- _PROBLEM REQUIREMENTS_
The answer must consist of the listing, reproduced exactly.

- _DATA UNDER STUDY_
=== Section Start ===

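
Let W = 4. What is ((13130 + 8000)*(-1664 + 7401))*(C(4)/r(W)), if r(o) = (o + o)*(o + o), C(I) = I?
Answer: 60611405/8 ≈ 7.5764e+6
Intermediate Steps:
r(o) = 4*o² (r(o) = (2*o)*(2*o) = 4*o²)
((13130 + 8000)*(-1664 + 7401))*(C(4)/r(W)) = ((13130 + 8000)*(-1664 + 7401))*(4/((4*4²))) = (21130*5737)*(4/((4*16))) = 121222810*(4/64) = 121222810*(4*(1/64)) = 121222810*(1/16) = 60611405/8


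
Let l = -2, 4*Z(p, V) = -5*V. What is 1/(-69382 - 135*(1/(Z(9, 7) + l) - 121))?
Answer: -43/2280481 ≈ -1.8856e-5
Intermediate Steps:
Z(p, V) = -5*V/4 (Z(p, V) = (-5*V)/4 = -5*V/4)
1/(-69382 - 135*(1/(Z(9, 7) + l) - 121)) = 1/(-69382 - 135*(1/(-5/4*7 - 2) - 121)) = 1/(-69382 - 135*(1/(-35/4 - 2) - 121)) = 1/(-69382 - 135*(1/(-43/4) - 121)) = 1/(-69382 - 135*(-4/43 - 121)) = 1/(-69382 - 135*(-5207/43)) = 1/(-69382 + 702945/43) = 1/(-2280481/43) = -43/2280481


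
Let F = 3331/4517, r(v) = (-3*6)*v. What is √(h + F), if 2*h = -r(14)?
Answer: √2585860541/4517 ≈ 11.258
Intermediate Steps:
r(v) = -18*v
h = 126 (h = (-(-18)*14)/2 = (-1*(-252))/2 = (½)*252 = 126)
F = 3331/4517 (F = 3331*(1/4517) = 3331/4517 ≈ 0.73744)
√(h + F) = √(126 + 3331/4517) = √(572473/4517) = √2585860541/4517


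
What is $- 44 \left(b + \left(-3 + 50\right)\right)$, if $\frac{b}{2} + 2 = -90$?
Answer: $6028$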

=== Section End ===

- _TASK RESPONSE_
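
Let W = 4. What is ((13130 + 8000)*(-1664 + 7401))*(C(4)/r(W)), if r(o) = (o + o)*(o + o), C(I) = I?
Answer: 60611405/8 ≈ 7.5764e+6
Intermediate Steps:
r(o) = 4*o² (r(o) = (2*o)*(2*o) = 4*o²)
((13130 + 8000)*(-1664 + 7401))*(C(4)/r(W)) = ((13130 + 8000)*(-1664 + 7401))*(4/((4*4²))) = (21130*5737)*(4/((4*16))) = 121222810*(4/64) = 121222810*(4*(1/64)) = 121222810*(1/16) = 60611405/8


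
Let l = -2, 4*Z(p, V) = -5*V. What is 1/(-69382 - 135*(1/(Z(9, 7) + l) - 121))?
Answer: -43/2280481 ≈ -1.8856e-5
Intermediate Steps:
Z(p, V) = -5*V/4 (Z(p, V) = (-5*V)/4 = -5*V/4)
1/(-69382 - 135*(1/(Z(9, 7) + l) - 121)) = 1/(-69382 - 135*(1/(-5/4*7 - 2) - 121)) = 1/(-69382 - 135*(1/(-35/4 - 2) - 121)) = 1/(-69382 - 135*(1/(-43/4) - 121)) = 1/(-69382 - 135*(-4/43 - 121)) = 1/(-69382 - 135*(-5207/43)) = 1/(-69382 + 702945/43) = 1/(-2280481/43) = -43/2280481


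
Let F = 3331/4517, r(v) = (-3*6)*v. What is √(h + F), if 2*h = -r(14)?
Answer: √2585860541/4517 ≈ 11.258
Intermediate Steps:
r(v) = -18*v
h = 126 (h = (-(-18)*14)/2 = (-1*(-252))/2 = (½)*252 = 126)
F = 3331/4517 (F = 3331*(1/4517) = 3331/4517 ≈ 0.73744)
√(h + F) = √(126 + 3331/4517) = √(572473/4517) = √2585860541/4517


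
What is $- 44 \left(b + \left(-3 + 50\right)\right)$, if $\frac{b}{2} + 2 = -90$?
Answer: $6028$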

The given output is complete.